» **WHAT TO PRODUCE**
Reproduce every record exactly as given.

Stored data

——————————

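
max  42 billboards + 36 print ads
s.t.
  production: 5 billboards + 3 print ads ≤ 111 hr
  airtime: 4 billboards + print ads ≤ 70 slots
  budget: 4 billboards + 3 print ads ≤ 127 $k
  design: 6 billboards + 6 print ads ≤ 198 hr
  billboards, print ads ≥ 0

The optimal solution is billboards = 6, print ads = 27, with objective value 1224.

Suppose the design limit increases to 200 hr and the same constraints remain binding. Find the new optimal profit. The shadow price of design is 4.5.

1233

Δb = 2, so new z* = 1224 + (4.5)·(2) = 1224 + 9 = 1233.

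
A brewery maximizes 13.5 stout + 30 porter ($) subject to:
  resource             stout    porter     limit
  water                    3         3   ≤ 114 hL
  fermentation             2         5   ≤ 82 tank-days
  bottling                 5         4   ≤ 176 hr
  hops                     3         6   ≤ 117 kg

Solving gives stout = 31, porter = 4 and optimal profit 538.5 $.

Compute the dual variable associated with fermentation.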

——————————

» **RESPONSE FOR THIS EXERCISE**
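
max  42 billboards + 36 print ads
s.t.
  production: 5 billboards + 3 print ads ≤ 111 hr
  airtime: 4 billboards + print ads ≤ 70 slots
  budget: 4 billboards + 3 print ads ≤ 127 $k
  design: 6 billboards + 6 print ads ≤ 198 hr
  billboards, print ads ≥ 0

The optimal solution is billboards = 6, print ads = 27, with objective value 1224.

Suppose the design limit increases to 200 hr and the same constraints remain binding. Find the new optimal profit. The shadow price of design is 4.5.

1233

Δb = 2, so new z* = 1224 + (4.5)·(2) = 1224 + 9 = 1233.

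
A brewery maximizes 13.5 stout + 30 porter ($) subject to:
  resource             stout    porter     limit
  water                    3         3   ≤ 114 hL
  fermentation             2         5   ≤ 82 tank-days
  bottling                 5         4   ≤ 176 hr
  hops                     3         6   ≤ 117 kg

Solving gives stout = 31, porter = 4 and optimal profit 538.5 $.

Compute the dual variable associated with fermentation.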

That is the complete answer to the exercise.